* Your assignment
Using the records provided below, locate and copy each line that contains the word "Answer".

* Given entries
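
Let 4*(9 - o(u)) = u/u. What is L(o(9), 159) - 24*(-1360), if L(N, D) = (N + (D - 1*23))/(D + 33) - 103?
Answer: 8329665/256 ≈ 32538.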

...

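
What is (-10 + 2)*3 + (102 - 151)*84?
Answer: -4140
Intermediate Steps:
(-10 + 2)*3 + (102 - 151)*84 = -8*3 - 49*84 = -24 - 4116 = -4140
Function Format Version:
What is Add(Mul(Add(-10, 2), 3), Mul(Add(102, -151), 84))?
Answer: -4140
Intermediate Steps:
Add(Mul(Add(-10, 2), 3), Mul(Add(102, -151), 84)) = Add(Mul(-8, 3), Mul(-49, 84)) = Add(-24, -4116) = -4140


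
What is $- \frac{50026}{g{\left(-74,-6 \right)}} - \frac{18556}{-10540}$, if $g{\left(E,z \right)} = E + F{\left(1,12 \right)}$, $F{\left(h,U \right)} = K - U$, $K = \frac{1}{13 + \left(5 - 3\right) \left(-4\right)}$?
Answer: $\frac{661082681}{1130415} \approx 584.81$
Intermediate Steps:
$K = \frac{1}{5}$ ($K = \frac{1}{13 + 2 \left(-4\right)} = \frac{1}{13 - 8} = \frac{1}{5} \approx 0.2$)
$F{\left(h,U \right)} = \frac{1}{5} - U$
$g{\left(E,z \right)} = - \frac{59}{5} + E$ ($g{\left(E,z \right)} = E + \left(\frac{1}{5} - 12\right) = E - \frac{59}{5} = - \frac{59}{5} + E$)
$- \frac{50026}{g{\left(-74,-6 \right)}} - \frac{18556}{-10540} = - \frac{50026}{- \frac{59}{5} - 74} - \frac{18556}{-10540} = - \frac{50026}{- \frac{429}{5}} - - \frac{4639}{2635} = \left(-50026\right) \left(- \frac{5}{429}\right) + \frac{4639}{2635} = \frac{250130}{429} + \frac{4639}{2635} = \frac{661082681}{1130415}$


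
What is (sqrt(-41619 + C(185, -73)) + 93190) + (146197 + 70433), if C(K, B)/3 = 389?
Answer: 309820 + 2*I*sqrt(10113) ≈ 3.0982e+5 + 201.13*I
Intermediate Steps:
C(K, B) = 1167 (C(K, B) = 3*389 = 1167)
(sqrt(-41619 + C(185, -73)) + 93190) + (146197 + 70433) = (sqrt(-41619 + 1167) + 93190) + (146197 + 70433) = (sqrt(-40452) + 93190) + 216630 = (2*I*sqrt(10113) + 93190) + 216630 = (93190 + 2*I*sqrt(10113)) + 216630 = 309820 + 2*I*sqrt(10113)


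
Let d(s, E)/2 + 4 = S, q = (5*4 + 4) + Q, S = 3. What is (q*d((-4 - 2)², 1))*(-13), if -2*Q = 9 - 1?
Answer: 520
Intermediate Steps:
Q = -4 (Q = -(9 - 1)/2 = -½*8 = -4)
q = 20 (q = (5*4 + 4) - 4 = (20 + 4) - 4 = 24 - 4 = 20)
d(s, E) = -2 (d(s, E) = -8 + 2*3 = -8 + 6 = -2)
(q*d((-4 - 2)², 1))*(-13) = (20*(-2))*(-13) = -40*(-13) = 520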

* Response area
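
Answer: 8329665/256 ≈ 32538.
Answer: -4140
Answer: -4140
Answer: $\frac{661082681}{1130415} \approx 584.81$
Answer: 309820 + 2*I*sqrt(10113) ≈ 3.0982e+5 + 201.13*I
Answer: 520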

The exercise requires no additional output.